→ **Instructions for the task**
Every line of the data must be copied exactly.

Data items:
################
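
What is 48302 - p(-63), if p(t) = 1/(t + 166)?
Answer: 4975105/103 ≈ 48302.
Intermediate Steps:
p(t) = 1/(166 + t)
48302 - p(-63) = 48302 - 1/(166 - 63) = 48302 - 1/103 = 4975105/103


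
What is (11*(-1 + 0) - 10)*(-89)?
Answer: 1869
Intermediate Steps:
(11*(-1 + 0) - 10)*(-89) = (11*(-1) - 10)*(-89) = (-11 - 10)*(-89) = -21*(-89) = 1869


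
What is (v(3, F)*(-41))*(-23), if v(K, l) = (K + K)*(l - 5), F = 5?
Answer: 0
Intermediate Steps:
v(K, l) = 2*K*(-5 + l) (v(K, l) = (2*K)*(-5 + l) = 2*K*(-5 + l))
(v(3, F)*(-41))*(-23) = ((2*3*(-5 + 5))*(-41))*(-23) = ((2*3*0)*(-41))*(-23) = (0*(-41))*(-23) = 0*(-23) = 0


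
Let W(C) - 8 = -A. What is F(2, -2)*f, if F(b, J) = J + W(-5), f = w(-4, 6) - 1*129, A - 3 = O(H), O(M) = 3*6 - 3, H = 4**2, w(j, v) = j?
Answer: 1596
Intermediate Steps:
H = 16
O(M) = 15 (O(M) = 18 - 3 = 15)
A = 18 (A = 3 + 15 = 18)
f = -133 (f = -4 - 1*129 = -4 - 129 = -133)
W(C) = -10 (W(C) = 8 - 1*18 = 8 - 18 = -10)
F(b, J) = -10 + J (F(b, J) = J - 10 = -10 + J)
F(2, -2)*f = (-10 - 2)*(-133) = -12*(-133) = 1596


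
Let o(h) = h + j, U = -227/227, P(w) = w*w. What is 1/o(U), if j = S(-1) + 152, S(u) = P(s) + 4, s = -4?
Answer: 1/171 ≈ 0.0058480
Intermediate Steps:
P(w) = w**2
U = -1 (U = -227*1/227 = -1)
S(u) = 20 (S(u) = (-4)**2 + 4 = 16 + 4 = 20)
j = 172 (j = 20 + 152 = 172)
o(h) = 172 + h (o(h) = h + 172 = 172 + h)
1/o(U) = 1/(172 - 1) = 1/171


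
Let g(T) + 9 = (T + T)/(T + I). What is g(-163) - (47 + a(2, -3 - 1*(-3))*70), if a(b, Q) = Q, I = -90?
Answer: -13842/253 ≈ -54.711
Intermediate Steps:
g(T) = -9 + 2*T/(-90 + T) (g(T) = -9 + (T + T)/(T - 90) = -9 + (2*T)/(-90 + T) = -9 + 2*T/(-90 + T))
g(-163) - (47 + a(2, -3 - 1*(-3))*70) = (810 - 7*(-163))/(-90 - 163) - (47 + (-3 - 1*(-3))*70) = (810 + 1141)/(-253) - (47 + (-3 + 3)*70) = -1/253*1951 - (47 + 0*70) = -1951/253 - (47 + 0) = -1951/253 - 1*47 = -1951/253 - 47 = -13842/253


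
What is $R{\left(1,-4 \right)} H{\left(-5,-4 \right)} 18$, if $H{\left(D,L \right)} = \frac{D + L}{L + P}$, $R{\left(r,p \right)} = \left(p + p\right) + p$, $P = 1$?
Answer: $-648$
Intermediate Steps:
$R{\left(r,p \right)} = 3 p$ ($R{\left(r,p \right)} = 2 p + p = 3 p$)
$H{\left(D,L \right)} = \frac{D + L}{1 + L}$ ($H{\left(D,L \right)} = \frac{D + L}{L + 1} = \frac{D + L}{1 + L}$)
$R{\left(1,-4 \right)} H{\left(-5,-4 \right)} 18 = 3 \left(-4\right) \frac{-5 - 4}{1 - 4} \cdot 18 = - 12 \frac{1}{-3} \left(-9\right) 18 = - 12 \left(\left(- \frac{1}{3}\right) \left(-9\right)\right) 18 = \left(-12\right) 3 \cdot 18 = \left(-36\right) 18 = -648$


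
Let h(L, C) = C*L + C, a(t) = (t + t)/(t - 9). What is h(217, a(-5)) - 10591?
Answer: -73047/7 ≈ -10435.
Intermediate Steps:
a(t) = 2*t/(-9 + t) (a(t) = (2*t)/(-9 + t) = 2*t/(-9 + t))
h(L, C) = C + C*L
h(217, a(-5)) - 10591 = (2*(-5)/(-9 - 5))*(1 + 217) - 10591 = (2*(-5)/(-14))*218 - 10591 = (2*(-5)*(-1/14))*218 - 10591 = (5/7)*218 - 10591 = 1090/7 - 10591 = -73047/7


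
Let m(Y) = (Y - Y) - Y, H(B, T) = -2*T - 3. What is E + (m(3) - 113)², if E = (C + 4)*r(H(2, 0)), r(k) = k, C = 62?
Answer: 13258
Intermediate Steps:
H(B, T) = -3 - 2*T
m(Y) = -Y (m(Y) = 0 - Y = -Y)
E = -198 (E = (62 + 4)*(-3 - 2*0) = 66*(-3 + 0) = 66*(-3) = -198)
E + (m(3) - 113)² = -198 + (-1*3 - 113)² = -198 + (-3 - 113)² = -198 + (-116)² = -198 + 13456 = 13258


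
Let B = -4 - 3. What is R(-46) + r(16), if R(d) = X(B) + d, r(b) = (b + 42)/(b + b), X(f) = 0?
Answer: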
################
→ **Finished task**
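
What is 48302 - p(-63), if p(t) = 1/(t + 166)?
Answer: 4975105/103 ≈ 48302.
Intermediate Steps:
p(t) = 1/(166 + t)
48302 - p(-63) = 48302 - 1/(166 - 63) = 48302 - 1/103 = 4975105/103


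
What is (11*(-1 + 0) - 10)*(-89)?
Answer: 1869
Intermediate Steps:
(11*(-1 + 0) - 10)*(-89) = (11*(-1) - 10)*(-89) = (-11 - 10)*(-89) = -21*(-89) = 1869


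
What is (v(3, F)*(-41))*(-23), if v(K, l) = (K + K)*(l - 5), F = 5?
Answer: 0
Intermediate Steps:
v(K, l) = 2*K*(-5 + l) (v(K, l) = (2*K)*(-5 + l) = 2*K*(-5 + l))
(v(3, F)*(-41))*(-23) = ((2*3*(-5 + 5))*(-41))*(-23) = ((2*3*0)*(-41))*(-23) = (0*(-41))*(-23) = 0*(-23) = 0


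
Let W(C) - 8 = -A. What is F(2, -2)*f, if F(b, J) = J + W(-5), f = w(-4, 6) - 1*129, A - 3 = O(H), O(M) = 3*6 - 3, H = 4**2, w(j, v) = j?
Answer: 1596
Intermediate Steps:
H = 16
O(M) = 15 (O(M) = 18 - 3 = 15)
A = 18 (A = 3 + 15 = 18)
f = -133 (f = -4 - 1*129 = -4 - 129 = -133)
W(C) = -10 (W(C) = 8 - 1*18 = 8 - 18 = -10)
F(b, J) = -10 + J (F(b, J) = J - 10 = -10 + J)
F(2, -2)*f = (-10 - 2)*(-133) = -12*(-133) = 1596


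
Let o(h) = h + j, U = -227/227, P(w) = w*w. What is 1/o(U), if j = S(-1) + 152, S(u) = P(s) + 4, s = -4?
Answer: 1/171 ≈ 0.0058480
Intermediate Steps:
P(w) = w**2
U = -1 (U = -227*1/227 = -1)
S(u) = 20 (S(u) = (-4)**2 + 4 = 16 + 4 = 20)
j = 172 (j = 20 + 152 = 172)
o(h) = 172 + h (o(h) = h + 172 = 172 + h)
1/o(U) = 1/(172 - 1) = 1/171


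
Let g(T) + 9 = (T + T)/(T + I). What is g(-163) - (47 + a(2, -3 - 1*(-3))*70), if a(b, Q) = Q, I = -90?
Answer: -13842/253 ≈ -54.711
Intermediate Steps:
g(T) = -9 + 2*T/(-90 + T) (g(T) = -9 + (T + T)/(T - 90) = -9 + (2*T)/(-90 + T) = -9 + 2*T/(-90 + T))
g(-163) - (47 + a(2, -3 - 1*(-3))*70) = (810 - 7*(-163))/(-90 - 163) - (47 + (-3 - 1*(-3))*70) = (810 + 1141)/(-253) - (47 + (-3 + 3)*70) = -1/253*1951 - (47 + 0*70) = -1951/253 - (47 + 0) = -1951/253 - 1*47 = -1951/253 - 47 = -13842/253


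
What is $R{\left(1,-4 \right)} H{\left(-5,-4 \right)} 18$, if $H{\left(D,L \right)} = \frac{D + L}{L + P}$, $R{\left(r,p \right)} = \left(p + p\right) + p$, $P = 1$?
Answer: $-648$
Intermediate Steps:
$R{\left(r,p \right)} = 3 p$ ($R{\left(r,p \right)} = 2 p + p = 3 p$)
$H{\left(D,L \right)} = \frac{D + L}{1 + L}$ ($H{\left(D,L \right)} = \frac{D + L}{L + 1} = \frac{D + L}{1 + L}$)
$R{\left(1,-4 \right)} H{\left(-5,-4 \right)} 18 = 3 \left(-4\right) \frac{-5 - 4}{1 - 4} \cdot 18 = - 12 \frac{1}{-3} \left(-9\right) 18 = - 12 \left(\left(- \frac{1}{3}\right) \left(-9\right)\right) 18 = \left(-12\right) 3 \cdot 18 = \left(-36\right) 18 = -648$


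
Let h(L, C) = C*L + C, a(t) = (t + t)/(t - 9). What is h(217, a(-5)) - 10591?
Answer: -73047/7 ≈ -10435.
Intermediate Steps:
a(t) = 2*t/(-9 + t) (a(t) = (2*t)/(-9 + t) = 2*t/(-9 + t))
h(L, C) = C + C*L
h(217, a(-5)) - 10591 = (2*(-5)/(-9 - 5))*(1 + 217) - 10591 = (2*(-5)/(-14))*218 - 10591 = (2*(-5)*(-1/14))*218 - 10591 = (5/7)*218 - 10591 = 1090/7 - 10591 = -73047/7


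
Let m(Y) = (Y - Y) - Y, H(B, T) = -2*T - 3. What is E + (m(3) - 113)², if E = (C + 4)*r(H(2, 0)), r(k) = k, C = 62?
Answer: 13258
Intermediate Steps:
H(B, T) = -3 - 2*T
m(Y) = -Y (m(Y) = 0 - Y = -Y)
E = -198 (E = (62 + 4)*(-3 - 2*0) = 66*(-3 + 0) = 66*(-3) = -198)
E + (m(3) - 113)² = -198 + (-1*3 - 113)² = -198 + (-3 - 113)² = -198 + (-116)² = -198 + 13456 = 13258


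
Let B = -4 - 3. What is R(-46) + r(16), if R(d) = X(B) + d, r(b) = (b + 42)/(b + b), X(f) = 0?
Answer: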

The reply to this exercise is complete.